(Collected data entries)

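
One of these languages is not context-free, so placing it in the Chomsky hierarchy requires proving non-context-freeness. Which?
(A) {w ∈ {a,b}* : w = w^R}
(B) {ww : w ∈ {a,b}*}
(B) {ww : w ∈ {a,b}*}

(B) {ww : w ∈ {a,b}*} requires the CFL pumping lemma.

- {w ∈ {a,b}* : w = w^R} is context-free (but not regular)
  • Can be shown non-regular with the regular pumping lemma
  • After pumping, the string is no longer symmetric

- {ww : w ∈ {a,b}*} is NOT context-free
  • Requires the CFL pumping lemma to prove
  • Cannot verify equality of two arbitrary substrings

The CFL pumping lemma is "stronger" in that it can prove non-membership
in the larger class of context-free languages.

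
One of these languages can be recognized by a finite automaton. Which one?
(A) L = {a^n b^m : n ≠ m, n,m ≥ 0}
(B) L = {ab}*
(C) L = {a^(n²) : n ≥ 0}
(B) {ab}*

(B) L = {ab}* is regular.

This can be recognized by a finite automaton (DFA/NFA).
Regular expressions like {ab}* define regular languages.

The other choices are not regular:
- {a^(n²) : n ≥ 0}: After pumping, length is no longer a perfect square
- {a^n b^m : n ≠ m, n,m ≥ 0}: After pumping a's, we can make n = m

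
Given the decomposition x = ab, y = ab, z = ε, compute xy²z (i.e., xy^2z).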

**WHAT THIS TASK INVOLVES**
Copy out all of the records, keeping every line identical.

**WRITTEN SOLUTION**
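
One of these languages is not context-free, so placing it in the Chomsky hierarchy requires proving non-context-freeness. Which?
(A) {w ∈ {a,b}* : w = w^R}
(B) {ww : w ∈ {a,b}*}
(B) {ww : w ∈ {a,b}*}

(B) {ww : w ∈ {a,b}*} requires the CFL pumping lemma.

- {w ∈ {a,b}* : w = w^R} is context-free (but not regular)
  • Can be shown non-regular with the regular pumping lemma
  • After pumping, the string is no longer symmetric

- {ww : w ∈ {a,b}*} is NOT context-free
  • Requires the CFL pumping lemma to prove
  • Cannot verify equality of two arbitrary substrings

The CFL pumping lemma is "stronger" in that it can prove non-membership
in the larger class of context-free languages.

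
One of these languages can be recognized by a finite automaton. Which one?
(A) L = {a^n b^m : n ≠ m, n,m ≥ 0}
(B) L = {ab}*
(C) L = {a^(n²) : n ≥ 0}
(B) {ab}*

(B) L = {ab}* is regular.

This can be recognized by a finite automaton (DFA/NFA).
Regular expressions like {ab}* define regular languages.

The other choices are not regular:
- {a^(n²) : n ≥ 0}: After pumping, length is no longer a perfect square
- {a^n b^m : n ≠ m, n,m ≥ 0}: After pumping a's, we can make n = m

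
Given the decomposition x = ab, y = ab, z = ε, compute xy²z (i.e., xy^2z).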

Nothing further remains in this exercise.